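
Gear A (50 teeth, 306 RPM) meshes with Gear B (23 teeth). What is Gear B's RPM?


Gear ratio = 50:23 = 50:23
RPM_B = RPM_A × (teeth_A / teeth_B)
= 306 × (50/23)
= 665.2 RPM

665.2 RPM


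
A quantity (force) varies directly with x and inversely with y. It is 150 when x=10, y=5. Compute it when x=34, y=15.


z = k·x/y
Solve for k using the known point: k = z·y/x = 150×5/10 = 750/10 = 75.0000
Now evaluate at x=34, y=15:
z = k × 34 / 15 = (750 × 34) / (10 × 15) = 25500/150
= 170.0000

170.0000


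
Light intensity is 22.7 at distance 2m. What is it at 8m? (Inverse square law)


I₁d₁² = I₂d₂²
I₂ = I₁ × (d₁/d₂)²
= 22.7 × (2/8)²
= 22.7 × 4/64
= 90.8/64
≈ 1.4188

1.4188


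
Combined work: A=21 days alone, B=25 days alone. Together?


Rate of A = 1/21 per day
Rate of B = 1/25 per day
Combined rate = 1/21 + 1/25 = 46/525 ≈ 0.0876 per day
Days = 1 / combined rate = 525/46
≈ 11.41 days

11.41 days


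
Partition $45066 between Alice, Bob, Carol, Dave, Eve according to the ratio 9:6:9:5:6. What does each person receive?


Total parts = 9 + 6 + 9 + 5 + 6 = 35
Alice: 45066 × 9/35 = 11588.40
Bob: 45066 × 6/35 = 7725.60
Carol: 45066 × 9/35 = 11588.40
Dave: 45066 × 5/35 = 6438.00
Eve: 45066 × 6/35 = 7725.60
= Alice: $11588.40, Bob: $7725.60, Carol: $11588.40, Dave: $6438.00, Eve: $7725.60

Alice: $11588.40, Bob: $7725.60, Carol: $11588.40, Dave: $6438.00, Eve: $7725.60


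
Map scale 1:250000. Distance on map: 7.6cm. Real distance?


Real distance = map distance × scale
= 7.6cm × 250000
= 1900000 cm = 19000.0 m
= 19.000 km

19.000 km


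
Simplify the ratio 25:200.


GCD(25, 200) = 25
25/25 : 200/25
= 1:8

1:8


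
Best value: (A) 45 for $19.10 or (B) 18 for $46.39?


Deal A: $19.10/45 = $0.4244/unit
Deal B: $46.39/18 = $2.5772/unit
A is cheaper per unit
= Deal A

Deal A


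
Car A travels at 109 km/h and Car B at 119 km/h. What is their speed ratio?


Ratio = 109:119
GCD = 1
Simplified = 109:119
Time ratio (same distance) = 119:109
Speed ratio = 109:119

109:119


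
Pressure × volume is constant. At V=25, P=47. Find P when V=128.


Inverse proportion: x × y = constant
k = 25 × 47 = 1175
y₂ = k / 128 = 1175 / 128
= 9.18

9.18


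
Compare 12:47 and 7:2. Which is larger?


12/47 = 0.2553
7/2 = 3.5000
0.2553 < 3.5000, so 12:47 is less
= 7:2

7:2


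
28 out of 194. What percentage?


Percentage = (part / whole) × 100
= (28 / 194) × 100
≈ 14.43%

14.43%


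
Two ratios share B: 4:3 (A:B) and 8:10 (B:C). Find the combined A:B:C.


Match B: multiply A:B by 8 → 32:24
Multiply B:C by 3 → 24:30
Combined: 32:24:30
GCD = 2
= 16:12:15

16:12:15


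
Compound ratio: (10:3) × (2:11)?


Compound ratio = (10×2) : (3×11)
= 20:33
GCD = 1
= 20:33

20:33


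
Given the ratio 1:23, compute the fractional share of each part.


Total parts = 1 + 23 = 24
First part: 1/24 = 1/24
Second part: 23/24 = 23/24
= 1/24 and 23/24

1/24 and 23/24


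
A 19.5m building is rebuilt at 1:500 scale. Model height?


Model size = real / scale
= 19.5 / 500
= 0.0390 m

0.0390 m


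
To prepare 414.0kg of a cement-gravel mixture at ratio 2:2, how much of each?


Total parts = 2 + 2 = 4
cement: 414.0 × 2/4 = 207.0kg
gravel: 414.0 × 2/4 = 207.0kg
= 207.0kg and 207.0kg

207.0kg and 207.0kg


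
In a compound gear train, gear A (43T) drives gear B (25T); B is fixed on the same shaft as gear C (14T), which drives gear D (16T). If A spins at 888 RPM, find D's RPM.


Stage 1: RPM_B = RPM_A × t_A/t_B = 888 × 43/25 = 38184/25 = 1527.36
B and C share a shaft → RPM_C = RPM_B
Stage 2: RPM_D = RPM_C × t_C/t_D = RPM_A × (t_A×t_C)/(t_B×t_D)
Overall ratio = (43×14)/(25×16) = 602/400
RPM_D = 888 × 602/400 = 534576/400
= 1336.44 RPM

1336.44 RPM


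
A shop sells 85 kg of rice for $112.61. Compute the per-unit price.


Unit rate = total / quantity
= 112.61 / 85
= $1.32 per unit

$1.32 per unit


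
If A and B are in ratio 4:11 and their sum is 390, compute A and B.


Let A = 4k, B = 11k.
4k + 11k = 390
15k = 390 → k = 390/15 = 26
A = 4×26 = 104, B = 11×26 = 286
= A = 104, B = 286

A = 104, B = 286


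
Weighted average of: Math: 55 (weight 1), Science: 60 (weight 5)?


Numerator = 55×1 + 60×5
= 55 + 300
= 355
Total weight = 6
Weighted avg = 355/6
= 59.17

59.17


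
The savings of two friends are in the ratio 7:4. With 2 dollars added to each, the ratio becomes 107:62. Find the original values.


Let A = 7k, B = 4k.
(7k + 2) / (4k + 2) = 107/62
Cross-multiply: 62(7k + 2) = 107(4k + 2)
434k + 124 = 428k + 214
434k - 428k = 214 - 124
6k = 90
k = 90/6 = 15
A = 7×15 = 105, B = 4×15 = 60
= A = 105, B = 60

A = 105, B = 60


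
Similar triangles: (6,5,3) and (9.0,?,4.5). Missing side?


Scale factor = 9.0/6 = 1.5
Missing side = 5 × 1.5
= 7.5

7.5


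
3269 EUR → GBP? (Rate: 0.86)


Amount × rate = 3269 × 0.86
= 2811.34 GBP

2811.34 GBP


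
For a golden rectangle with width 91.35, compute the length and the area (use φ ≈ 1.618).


φ = (1 + √5) / 2 ≈ 1.618
Length = width × φ = 91.35 × 1.618 = 147.8043
≈ 147.80
Area = width × length = 91.35 × 147.8043 = 13501.922805 ≈ 13501.92
= Length: 147.80, Area: 13501.92

Length: 147.80, Area: 13501.92


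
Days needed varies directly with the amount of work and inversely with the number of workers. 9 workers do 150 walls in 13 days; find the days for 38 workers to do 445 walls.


Days ∝ work / workers, so d₂ = d₁ × (m₁/m₂) × (w₂/w₁)
Workers factor (inverse): 9/38 ≈ 0.2368
Work factor (direct): 445/150 ≈ 2.9667
d₂ = 13 × 9/38 × 445/150 = (13 × 9 × 445) / (38 × 150) = 52065/5700
≈ 9.13 days

9.13 days


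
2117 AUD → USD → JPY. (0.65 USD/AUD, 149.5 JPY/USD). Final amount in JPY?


Step 1: 2117 AUD × 0.65 = 1376.05 USD
Step 2: 1376.05 USD × 149.5 = 205719.48 JPY
Implied rate AUD→JPY = 0.65 × 149.5 = 97.1750
= 205719.48 JPY

205719.48 JPY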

:::

§ **WORK REQUIRED**
Write a verbatim copy of the listing above.

§ **EXERCISE OUTPUT**
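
Gear A (50 teeth, 306 RPM) meshes with Gear B (23 teeth). What is Gear B's RPM?


Gear ratio = 50:23 = 50:23
RPM_B = RPM_A × (teeth_A / teeth_B)
= 306 × (50/23)
= 665.2 RPM

665.2 RPM


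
A quantity (force) varies directly with x and inversely with y. It is 150 when x=10, y=5. Compute it when x=34, y=15.


z = k·x/y
Solve for k using the known point: k = z·y/x = 150×5/10 = 750/10 = 75.0000
Now evaluate at x=34, y=15:
z = k × 34 / 15 = (750 × 34) / (10 × 15) = 25500/150
= 170.0000

170.0000


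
Light intensity is 22.7 at distance 2m. What is it at 8m? (Inverse square law)


I₁d₁² = I₂d₂²
I₂ = I₁ × (d₁/d₂)²
= 22.7 × (2/8)²
= 22.7 × 4/64
= 90.8/64
≈ 1.4188

1.4188


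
Combined work: A=21 days alone, B=25 days alone. Together?


Rate of A = 1/21 per day
Rate of B = 1/25 per day
Combined rate = 1/21 + 1/25 = 46/525 ≈ 0.0876 per day
Days = 1 / combined rate = 525/46
≈ 11.41 days

11.41 days


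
Partition $45066 between Alice, Bob, Carol, Dave, Eve according to the ratio 9:6:9:5:6. What does each person receive?


Total parts = 9 + 6 + 9 + 5 + 6 = 35
Alice: 45066 × 9/35 = 11588.40
Bob: 45066 × 6/35 = 7725.60
Carol: 45066 × 9/35 = 11588.40
Dave: 45066 × 5/35 = 6438.00
Eve: 45066 × 6/35 = 7725.60
= Alice: $11588.40, Bob: $7725.60, Carol: $11588.40, Dave: $6438.00, Eve: $7725.60

Alice: $11588.40, Bob: $7725.60, Carol: $11588.40, Dave: $6438.00, Eve: $7725.60


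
Map scale 1:250000. Distance on map: 7.6cm. Real distance?


Real distance = map distance × scale
= 7.6cm × 250000
= 1900000 cm = 19000.0 m
= 19.000 km

19.000 km


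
Simplify the ratio 25:200.


GCD(25, 200) = 25
25/25 : 200/25
= 1:8

1:8


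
Best value: (A) 45 for $19.10 or (B) 18 for $46.39?


Deal A: $19.10/45 = $0.4244/unit
Deal B: $46.39/18 = $2.5772/unit
A is cheaper per unit
= Deal A

Deal A


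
Car A travels at 109 km/h and Car B at 119 km/h. What is their speed ratio?


Ratio = 109:119
GCD = 1
Simplified = 109:119
Time ratio (same distance) = 119:109
Speed ratio = 109:119

109:119


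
Pressure × volume is constant. At V=25, P=47. Find P when V=128.


Inverse proportion: x × y = constant
k = 25 × 47 = 1175
y₂ = k / 128 = 1175 / 128
= 9.18

9.18


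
Compare 12:47 and 7:2. Which is larger?


12/47 = 0.2553
7/2 = 3.5000
0.2553 < 3.5000, so 12:47 is less
= 7:2

7:2


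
28 out of 194. What percentage?


Percentage = (part / whole) × 100
= (28 / 194) × 100
≈ 14.43%

14.43%


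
Two ratios share B: 4:3 (A:B) and 8:10 (B:C). Find the combined A:B:C.


Match B: multiply A:B by 8 → 32:24
Multiply B:C by 3 → 24:30
Combined: 32:24:30
GCD = 2
= 16:12:15

16:12:15


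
Compound ratio: (10:3) × (2:11)?


Compound ratio = (10×2) : (3×11)
= 20:33
GCD = 1
= 20:33

20:33


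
Given the ratio 1:23, compute the fractional share of each part.


Total parts = 1 + 23 = 24
First part: 1/24 = 1/24
Second part: 23/24 = 23/24
= 1/24 and 23/24

1/24 and 23/24


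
A 19.5m building is rebuilt at 1:500 scale. Model height?


Model size = real / scale
= 19.5 / 500
= 0.0390 m

0.0390 m


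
To prepare 414.0kg of a cement-gravel mixture at ratio 2:2, how much of each?


Total parts = 2 + 2 = 4
cement: 414.0 × 2/4 = 207.0kg
gravel: 414.0 × 2/4 = 207.0kg
= 207.0kg and 207.0kg

207.0kg and 207.0kg


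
In a compound gear train, gear A (43T) drives gear B (25T); B is fixed on the same shaft as gear C (14T), which drives gear D (16T). If A spins at 888 RPM, find D's RPM.


Stage 1: RPM_B = RPM_A × t_A/t_B = 888 × 43/25 = 38184/25 = 1527.36
B and C share a shaft → RPM_C = RPM_B
Stage 2: RPM_D = RPM_C × t_C/t_D = RPM_A × (t_A×t_C)/(t_B×t_D)
Overall ratio = (43×14)/(25×16) = 602/400
RPM_D = 888 × 602/400 = 534576/400
= 1336.44 RPM

1336.44 RPM


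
A shop sells 85 kg of rice for $112.61. Compute the per-unit price.


Unit rate = total / quantity
= 112.61 / 85
= $1.32 per unit

$1.32 per unit


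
If A and B are in ratio 4:11 and their sum is 390, compute A and B.


Let A = 4k, B = 11k.
4k + 11k = 390
15k = 390 → k = 390/15 = 26
A = 4×26 = 104, B = 11×26 = 286
= A = 104, B = 286

A = 104, B = 286


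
Weighted average of: Math: 55 (weight 1), Science: 60 (weight 5)?


Numerator = 55×1 + 60×5
= 55 + 300
= 355
Total weight = 6
Weighted avg = 355/6
= 59.17

59.17


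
The savings of two friends are in the ratio 7:4. With 2 dollars added to each, the ratio becomes 107:62. Find the original values.


Let A = 7k, B = 4k.
(7k + 2) / (4k + 2) = 107/62
Cross-multiply: 62(7k + 2) = 107(4k + 2)
434k + 124 = 428k + 214
434k - 428k = 214 - 124
6k = 90
k = 90/6 = 15
A = 7×15 = 105, B = 4×15 = 60
= A = 105, B = 60

A = 105, B = 60


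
Similar triangles: (6,5,3) and (9.0,?,4.5). Missing side?


Scale factor = 9.0/6 = 1.5
Missing side = 5 × 1.5
= 7.5

7.5


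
3269 EUR → GBP? (Rate: 0.86)


Amount × rate = 3269 × 0.86
= 2811.34 GBP

2811.34 GBP


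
For a golden rectangle with width 91.35, compute the length and the area (use φ ≈ 1.618).


φ = (1 + √5) / 2 ≈ 1.618
Length = width × φ = 91.35 × 1.618 = 147.8043
≈ 147.80
Area = width × length = 91.35 × 147.8043 = 13501.922805 ≈ 13501.92
= Length: 147.80, Area: 13501.92

Length: 147.80, Area: 13501.92


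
Days needed varies directly with the amount of work and inversely with the number of workers. 9 workers do 150 walls in 13 days; find the days for 38 workers to do 445 walls.


Days ∝ work / workers, so d₂ = d₁ × (m₁/m₂) × (w₂/w₁)
Workers factor (inverse): 9/38 ≈ 0.2368
Work factor (direct): 445/150 ≈ 2.9667
d₂ = 13 × 9/38 × 445/150 = (13 × 9 × 445) / (38 × 150) = 52065/5700
≈ 9.13 days

9.13 days


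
2117 AUD → USD → JPY. (0.65 USD/AUD, 149.5 JPY/USD). Final amount in JPY?


Step 1: 2117 AUD × 0.65 = 1376.05 USD
Step 2: 1376.05 USD × 149.5 = 205719.48 JPY
Implied rate AUD→JPY = 0.65 × 149.5 = 97.1750
= 205719.48 JPY

205719.48 JPY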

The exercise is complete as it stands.